(Collected data)

+ + + + + + +

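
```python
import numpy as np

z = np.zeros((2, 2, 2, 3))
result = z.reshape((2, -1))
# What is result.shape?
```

(2, 12)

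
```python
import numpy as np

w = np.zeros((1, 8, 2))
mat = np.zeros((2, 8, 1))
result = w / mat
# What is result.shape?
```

(2, 8, 2)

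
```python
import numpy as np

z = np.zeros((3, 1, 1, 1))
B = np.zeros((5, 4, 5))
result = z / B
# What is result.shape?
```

(3, 5, 4, 5)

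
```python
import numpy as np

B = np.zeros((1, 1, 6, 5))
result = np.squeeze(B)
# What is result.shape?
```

(6, 5)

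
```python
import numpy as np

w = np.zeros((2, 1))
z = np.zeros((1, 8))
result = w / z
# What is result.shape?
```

(2, 8)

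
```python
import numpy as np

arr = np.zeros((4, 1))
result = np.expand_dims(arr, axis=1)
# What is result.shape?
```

(4, 1, 1)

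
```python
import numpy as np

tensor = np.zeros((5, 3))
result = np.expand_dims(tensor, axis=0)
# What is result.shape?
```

(1, 5, 3)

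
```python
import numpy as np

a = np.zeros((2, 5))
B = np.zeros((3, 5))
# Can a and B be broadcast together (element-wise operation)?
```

No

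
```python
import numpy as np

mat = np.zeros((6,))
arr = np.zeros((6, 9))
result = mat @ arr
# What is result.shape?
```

(9,)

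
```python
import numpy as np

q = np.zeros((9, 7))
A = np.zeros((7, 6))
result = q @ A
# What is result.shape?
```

(9, 6)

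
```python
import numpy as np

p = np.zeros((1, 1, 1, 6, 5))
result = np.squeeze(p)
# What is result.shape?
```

(6, 5)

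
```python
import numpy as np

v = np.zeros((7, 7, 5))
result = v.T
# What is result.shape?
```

(5, 7, 7)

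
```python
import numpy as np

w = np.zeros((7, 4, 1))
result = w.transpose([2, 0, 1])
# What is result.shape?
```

(1, 7, 4)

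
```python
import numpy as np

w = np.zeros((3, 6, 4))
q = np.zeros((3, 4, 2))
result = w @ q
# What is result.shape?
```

(3, 6, 2)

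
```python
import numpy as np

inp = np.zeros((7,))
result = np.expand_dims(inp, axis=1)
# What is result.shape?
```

(7, 1)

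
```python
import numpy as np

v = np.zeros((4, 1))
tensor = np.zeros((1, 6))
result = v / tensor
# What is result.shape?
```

(4, 6)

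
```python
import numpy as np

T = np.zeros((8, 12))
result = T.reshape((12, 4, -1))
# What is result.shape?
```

(12, 4, 2)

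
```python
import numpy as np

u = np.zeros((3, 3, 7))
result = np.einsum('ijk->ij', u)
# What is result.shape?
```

(3, 3)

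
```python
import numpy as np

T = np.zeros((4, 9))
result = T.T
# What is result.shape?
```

(9, 4)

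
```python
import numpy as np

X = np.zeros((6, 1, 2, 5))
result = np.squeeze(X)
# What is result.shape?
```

(6, 2, 5)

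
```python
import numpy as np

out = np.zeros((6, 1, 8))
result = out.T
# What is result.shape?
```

(8, 1, 6)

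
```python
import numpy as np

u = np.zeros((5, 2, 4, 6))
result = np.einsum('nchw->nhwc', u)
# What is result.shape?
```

(5, 4, 6, 2)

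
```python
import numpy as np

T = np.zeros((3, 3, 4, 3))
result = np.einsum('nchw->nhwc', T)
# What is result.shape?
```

(3, 4, 3, 3)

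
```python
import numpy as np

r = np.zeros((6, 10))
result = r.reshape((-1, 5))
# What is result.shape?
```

(12, 5)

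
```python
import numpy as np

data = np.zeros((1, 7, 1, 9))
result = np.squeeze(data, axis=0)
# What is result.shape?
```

(7, 1, 9)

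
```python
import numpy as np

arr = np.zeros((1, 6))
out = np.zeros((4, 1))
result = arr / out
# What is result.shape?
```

(4, 6)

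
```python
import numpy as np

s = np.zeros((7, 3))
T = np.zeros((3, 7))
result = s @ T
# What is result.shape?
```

(7, 7)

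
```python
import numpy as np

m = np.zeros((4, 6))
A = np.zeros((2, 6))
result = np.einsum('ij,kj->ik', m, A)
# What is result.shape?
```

(4, 2)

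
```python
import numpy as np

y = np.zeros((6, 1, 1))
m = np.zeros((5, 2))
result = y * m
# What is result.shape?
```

(6, 5, 2)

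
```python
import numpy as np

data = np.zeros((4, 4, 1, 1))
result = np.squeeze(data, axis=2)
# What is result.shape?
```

(4, 4, 1)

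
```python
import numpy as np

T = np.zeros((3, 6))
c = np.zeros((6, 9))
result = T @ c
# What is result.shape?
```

(3, 9)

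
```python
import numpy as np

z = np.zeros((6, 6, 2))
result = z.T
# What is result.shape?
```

(2, 6, 6)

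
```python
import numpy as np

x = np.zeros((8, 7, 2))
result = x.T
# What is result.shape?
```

(2, 7, 8)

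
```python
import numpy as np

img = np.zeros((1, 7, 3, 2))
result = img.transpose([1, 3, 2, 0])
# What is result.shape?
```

(7, 2, 3, 1)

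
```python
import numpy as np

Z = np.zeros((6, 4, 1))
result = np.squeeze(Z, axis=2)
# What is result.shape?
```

(6, 4)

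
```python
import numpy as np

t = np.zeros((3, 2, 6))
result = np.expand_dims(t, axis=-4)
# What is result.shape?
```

(1, 3, 2, 6)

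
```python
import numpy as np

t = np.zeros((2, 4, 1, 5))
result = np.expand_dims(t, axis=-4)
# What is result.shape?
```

(2, 1, 4, 1, 5)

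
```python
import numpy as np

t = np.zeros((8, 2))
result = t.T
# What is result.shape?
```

(2, 8)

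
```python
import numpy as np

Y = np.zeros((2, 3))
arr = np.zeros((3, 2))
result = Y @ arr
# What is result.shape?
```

(2, 2)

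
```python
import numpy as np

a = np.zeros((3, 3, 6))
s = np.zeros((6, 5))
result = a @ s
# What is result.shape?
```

(3, 3, 5)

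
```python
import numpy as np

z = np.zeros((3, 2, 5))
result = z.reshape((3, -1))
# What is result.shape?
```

(3, 10)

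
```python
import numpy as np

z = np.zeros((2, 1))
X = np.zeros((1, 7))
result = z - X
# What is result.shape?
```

(2, 7)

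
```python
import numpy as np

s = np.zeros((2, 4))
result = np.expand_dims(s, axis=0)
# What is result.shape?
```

(1, 2, 4)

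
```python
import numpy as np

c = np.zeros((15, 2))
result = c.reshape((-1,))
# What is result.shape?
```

(30,)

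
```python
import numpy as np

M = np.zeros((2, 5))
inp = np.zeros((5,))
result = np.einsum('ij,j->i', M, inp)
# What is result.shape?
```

(2,)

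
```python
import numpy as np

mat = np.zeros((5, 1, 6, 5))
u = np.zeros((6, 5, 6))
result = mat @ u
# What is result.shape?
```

(5, 6, 6, 6)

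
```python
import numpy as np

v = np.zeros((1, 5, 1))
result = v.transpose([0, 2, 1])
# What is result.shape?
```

(1, 1, 5)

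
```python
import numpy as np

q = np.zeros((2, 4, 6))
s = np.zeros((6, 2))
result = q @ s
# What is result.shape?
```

(2, 4, 2)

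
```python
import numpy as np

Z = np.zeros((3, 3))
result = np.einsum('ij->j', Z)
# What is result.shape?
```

(3,)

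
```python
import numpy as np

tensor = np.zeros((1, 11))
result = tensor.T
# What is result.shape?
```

(11, 1)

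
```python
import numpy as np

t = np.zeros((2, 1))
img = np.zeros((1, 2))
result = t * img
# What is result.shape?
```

(2, 2)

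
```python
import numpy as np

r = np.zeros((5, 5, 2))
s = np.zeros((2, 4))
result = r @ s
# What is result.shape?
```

(5, 5, 4)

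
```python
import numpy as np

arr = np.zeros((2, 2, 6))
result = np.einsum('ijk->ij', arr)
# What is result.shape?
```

(2, 2)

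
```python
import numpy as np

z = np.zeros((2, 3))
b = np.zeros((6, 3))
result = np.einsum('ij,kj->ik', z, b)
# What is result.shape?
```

(2, 6)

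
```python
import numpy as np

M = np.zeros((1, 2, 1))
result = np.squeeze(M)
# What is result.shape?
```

(2,)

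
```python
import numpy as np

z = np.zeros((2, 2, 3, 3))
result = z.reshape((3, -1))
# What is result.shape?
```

(3, 12)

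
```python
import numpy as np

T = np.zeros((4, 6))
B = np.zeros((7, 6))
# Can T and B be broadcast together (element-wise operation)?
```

No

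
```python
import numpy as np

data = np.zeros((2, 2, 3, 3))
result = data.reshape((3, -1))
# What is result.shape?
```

(3, 12)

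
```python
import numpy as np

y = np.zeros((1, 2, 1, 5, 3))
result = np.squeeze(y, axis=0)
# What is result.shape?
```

(2, 1, 5, 3)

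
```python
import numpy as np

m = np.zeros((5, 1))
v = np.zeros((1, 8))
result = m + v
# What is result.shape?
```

(5, 8)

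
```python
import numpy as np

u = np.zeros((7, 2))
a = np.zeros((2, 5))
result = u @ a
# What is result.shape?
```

(7, 5)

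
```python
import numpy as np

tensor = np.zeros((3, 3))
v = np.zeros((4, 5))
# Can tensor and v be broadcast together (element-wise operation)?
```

No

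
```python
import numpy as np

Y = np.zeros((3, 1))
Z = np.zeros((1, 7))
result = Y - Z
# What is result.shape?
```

(3, 7)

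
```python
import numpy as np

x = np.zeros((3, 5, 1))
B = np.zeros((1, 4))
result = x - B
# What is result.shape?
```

(3, 5, 4)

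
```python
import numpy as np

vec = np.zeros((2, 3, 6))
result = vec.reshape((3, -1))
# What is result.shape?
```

(3, 12)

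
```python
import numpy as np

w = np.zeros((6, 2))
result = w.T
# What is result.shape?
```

(2, 6)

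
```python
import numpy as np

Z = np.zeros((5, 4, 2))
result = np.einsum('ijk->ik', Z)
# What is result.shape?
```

(5, 2)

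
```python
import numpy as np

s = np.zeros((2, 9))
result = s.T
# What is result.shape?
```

(9, 2)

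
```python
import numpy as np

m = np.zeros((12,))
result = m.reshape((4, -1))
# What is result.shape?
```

(4, 3)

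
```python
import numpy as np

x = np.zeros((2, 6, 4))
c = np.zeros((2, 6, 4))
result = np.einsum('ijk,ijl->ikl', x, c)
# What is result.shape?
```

(2, 4, 4)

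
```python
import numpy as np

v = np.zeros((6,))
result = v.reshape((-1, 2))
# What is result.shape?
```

(3, 2)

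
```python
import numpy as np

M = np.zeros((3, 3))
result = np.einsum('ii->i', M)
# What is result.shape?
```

(3,)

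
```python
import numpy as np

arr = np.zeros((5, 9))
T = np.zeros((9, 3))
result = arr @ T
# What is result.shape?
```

(5, 3)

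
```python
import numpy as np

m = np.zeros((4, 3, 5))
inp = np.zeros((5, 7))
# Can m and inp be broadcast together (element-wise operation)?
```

No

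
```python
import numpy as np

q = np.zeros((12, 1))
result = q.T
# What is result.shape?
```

(1, 12)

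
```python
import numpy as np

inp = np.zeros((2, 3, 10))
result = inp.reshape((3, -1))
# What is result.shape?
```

(3, 20)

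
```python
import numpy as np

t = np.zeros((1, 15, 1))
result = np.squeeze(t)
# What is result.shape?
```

(15,)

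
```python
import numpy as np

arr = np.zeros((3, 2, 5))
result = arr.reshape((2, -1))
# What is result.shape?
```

(2, 15)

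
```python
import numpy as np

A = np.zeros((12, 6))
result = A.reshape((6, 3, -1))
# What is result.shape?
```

(6, 3, 4)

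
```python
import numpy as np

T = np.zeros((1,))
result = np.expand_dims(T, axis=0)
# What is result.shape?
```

(1, 1)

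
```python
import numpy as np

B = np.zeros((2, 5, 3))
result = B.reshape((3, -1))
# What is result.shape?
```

(3, 10)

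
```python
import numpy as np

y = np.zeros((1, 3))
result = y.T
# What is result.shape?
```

(3, 1)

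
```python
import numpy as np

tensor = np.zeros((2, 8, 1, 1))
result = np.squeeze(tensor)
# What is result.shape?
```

(2, 8)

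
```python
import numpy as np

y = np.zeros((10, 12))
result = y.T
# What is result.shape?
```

(12, 10)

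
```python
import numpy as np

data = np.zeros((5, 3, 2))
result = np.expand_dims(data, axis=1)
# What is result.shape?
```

(5, 1, 3, 2)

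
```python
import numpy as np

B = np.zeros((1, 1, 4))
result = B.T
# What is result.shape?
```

(4, 1, 1)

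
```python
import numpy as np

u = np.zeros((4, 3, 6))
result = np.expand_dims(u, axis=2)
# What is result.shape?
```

(4, 3, 1, 6)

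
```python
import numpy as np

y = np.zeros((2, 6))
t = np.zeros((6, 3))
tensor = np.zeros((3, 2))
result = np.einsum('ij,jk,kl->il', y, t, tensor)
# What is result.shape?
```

(2, 2)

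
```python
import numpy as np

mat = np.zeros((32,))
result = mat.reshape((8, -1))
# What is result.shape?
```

(8, 4)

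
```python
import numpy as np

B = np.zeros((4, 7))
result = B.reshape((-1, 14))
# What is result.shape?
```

(2, 14)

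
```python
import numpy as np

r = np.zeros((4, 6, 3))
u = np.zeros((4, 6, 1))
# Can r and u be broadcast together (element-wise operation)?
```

Yes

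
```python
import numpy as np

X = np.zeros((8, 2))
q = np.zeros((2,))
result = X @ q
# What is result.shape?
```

(8,)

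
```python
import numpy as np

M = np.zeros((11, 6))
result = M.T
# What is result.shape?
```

(6, 11)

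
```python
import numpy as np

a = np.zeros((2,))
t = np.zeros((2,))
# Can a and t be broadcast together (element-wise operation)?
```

Yes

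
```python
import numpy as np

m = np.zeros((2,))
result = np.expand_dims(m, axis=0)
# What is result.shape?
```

(1, 2)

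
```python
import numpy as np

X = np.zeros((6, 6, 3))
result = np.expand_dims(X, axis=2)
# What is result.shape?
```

(6, 6, 1, 3)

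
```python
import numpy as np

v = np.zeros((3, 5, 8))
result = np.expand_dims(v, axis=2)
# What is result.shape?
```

(3, 5, 1, 8)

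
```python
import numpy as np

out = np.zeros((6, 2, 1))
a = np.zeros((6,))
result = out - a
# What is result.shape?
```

(6, 2, 6)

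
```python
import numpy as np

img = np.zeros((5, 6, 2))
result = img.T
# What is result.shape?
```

(2, 6, 5)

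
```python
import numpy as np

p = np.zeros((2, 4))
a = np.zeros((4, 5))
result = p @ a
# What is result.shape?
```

(2, 5)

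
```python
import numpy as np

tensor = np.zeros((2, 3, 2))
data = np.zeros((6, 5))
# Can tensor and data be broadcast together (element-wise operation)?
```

No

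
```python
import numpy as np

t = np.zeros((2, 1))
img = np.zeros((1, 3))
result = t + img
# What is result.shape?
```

(2, 3)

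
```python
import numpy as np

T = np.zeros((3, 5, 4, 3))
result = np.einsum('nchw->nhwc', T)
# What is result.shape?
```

(3, 4, 3, 5)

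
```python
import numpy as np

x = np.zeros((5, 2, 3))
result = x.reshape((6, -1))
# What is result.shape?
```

(6, 5)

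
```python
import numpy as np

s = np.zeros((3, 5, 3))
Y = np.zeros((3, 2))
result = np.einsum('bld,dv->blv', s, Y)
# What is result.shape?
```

(3, 5, 2)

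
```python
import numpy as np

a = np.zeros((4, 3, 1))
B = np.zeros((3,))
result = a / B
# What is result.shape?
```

(4, 3, 3)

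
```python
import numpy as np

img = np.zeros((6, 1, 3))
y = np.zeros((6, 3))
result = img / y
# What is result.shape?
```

(6, 6, 3)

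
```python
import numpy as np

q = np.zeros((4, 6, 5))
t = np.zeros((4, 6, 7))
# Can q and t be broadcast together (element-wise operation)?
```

No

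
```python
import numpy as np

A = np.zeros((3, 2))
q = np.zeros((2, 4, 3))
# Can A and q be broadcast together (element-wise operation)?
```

No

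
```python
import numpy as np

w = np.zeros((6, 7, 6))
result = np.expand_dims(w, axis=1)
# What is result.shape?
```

(6, 1, 7, 6)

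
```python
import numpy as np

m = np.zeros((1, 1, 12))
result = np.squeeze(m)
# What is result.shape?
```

(12,)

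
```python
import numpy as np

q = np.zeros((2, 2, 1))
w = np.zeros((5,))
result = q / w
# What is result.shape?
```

(2, 2, 5)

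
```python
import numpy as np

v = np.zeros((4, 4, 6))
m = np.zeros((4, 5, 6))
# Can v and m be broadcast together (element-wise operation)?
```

No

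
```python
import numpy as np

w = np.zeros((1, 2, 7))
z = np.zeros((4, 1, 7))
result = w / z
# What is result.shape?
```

(4, 2, 7)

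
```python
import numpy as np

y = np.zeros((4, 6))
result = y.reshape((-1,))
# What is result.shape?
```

(24,)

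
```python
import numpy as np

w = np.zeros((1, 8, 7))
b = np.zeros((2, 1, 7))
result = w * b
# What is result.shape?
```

(2, 8, 7)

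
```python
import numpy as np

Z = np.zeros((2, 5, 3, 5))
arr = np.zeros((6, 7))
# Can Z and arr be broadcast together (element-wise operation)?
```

No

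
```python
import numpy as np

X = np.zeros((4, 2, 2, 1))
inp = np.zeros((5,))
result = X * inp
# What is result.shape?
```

(4, 2, 2, 5)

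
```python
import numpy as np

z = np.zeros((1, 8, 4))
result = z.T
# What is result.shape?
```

(4, 8, 1)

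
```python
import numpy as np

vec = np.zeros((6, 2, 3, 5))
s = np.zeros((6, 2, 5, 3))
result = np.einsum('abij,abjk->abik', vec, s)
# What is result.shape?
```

(6, 2, 3, 3)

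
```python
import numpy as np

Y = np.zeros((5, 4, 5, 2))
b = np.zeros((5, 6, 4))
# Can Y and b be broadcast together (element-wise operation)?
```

No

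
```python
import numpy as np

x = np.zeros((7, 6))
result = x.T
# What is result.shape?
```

(6, 7)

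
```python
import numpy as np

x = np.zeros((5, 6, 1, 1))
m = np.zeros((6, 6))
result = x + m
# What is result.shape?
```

(5, 6, 6, 6)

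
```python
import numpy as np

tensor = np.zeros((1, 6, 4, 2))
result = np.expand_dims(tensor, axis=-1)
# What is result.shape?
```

(1, 6, 4, 2, 1)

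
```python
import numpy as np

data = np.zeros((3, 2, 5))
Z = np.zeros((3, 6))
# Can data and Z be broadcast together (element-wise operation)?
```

No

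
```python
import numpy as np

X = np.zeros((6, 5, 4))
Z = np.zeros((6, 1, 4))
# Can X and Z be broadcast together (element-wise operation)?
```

Yes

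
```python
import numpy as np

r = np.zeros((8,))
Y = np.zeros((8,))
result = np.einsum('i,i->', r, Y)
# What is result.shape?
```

()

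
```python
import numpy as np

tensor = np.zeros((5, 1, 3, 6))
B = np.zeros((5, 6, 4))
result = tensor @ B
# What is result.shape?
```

(5, 5, 3, 4)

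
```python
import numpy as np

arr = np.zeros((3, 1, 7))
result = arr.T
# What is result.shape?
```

(7, 1, 3)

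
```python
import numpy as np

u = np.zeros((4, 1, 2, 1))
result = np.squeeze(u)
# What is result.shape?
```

(4, 2)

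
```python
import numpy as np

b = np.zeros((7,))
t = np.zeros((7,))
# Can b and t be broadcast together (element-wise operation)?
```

Yes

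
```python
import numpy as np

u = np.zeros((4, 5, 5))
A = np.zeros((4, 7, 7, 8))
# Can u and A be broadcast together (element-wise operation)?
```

No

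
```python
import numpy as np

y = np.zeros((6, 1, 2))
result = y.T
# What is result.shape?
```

(2, 1, 6)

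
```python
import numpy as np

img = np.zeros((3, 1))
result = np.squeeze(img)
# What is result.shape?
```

(3,)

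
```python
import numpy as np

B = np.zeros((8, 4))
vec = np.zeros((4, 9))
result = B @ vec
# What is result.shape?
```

(8, 9)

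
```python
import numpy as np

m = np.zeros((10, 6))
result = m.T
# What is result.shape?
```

(6, 10)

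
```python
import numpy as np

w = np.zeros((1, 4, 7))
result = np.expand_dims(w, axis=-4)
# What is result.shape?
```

(1, 1, 4, 7)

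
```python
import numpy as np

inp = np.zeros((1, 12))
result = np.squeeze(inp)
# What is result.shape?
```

(12,)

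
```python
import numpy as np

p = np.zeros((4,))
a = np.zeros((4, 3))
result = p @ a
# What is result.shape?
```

(3,)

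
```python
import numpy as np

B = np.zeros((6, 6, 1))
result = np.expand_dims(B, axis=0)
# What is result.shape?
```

(1, 6, 6, 1)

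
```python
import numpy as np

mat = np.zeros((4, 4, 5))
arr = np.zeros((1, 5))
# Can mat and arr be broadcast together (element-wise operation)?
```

Yes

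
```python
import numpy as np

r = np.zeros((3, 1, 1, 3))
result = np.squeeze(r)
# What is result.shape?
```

(3, 3)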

+ + + + + + +

Prompt: Look through the data above. Each line containing the word "transpose" needs to be copied.

Written solution:
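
result = w.transpose([2, 0, 1])
result = img.transpose([1, 3, 2, 0])
result = v.transpose([0, 2, 1])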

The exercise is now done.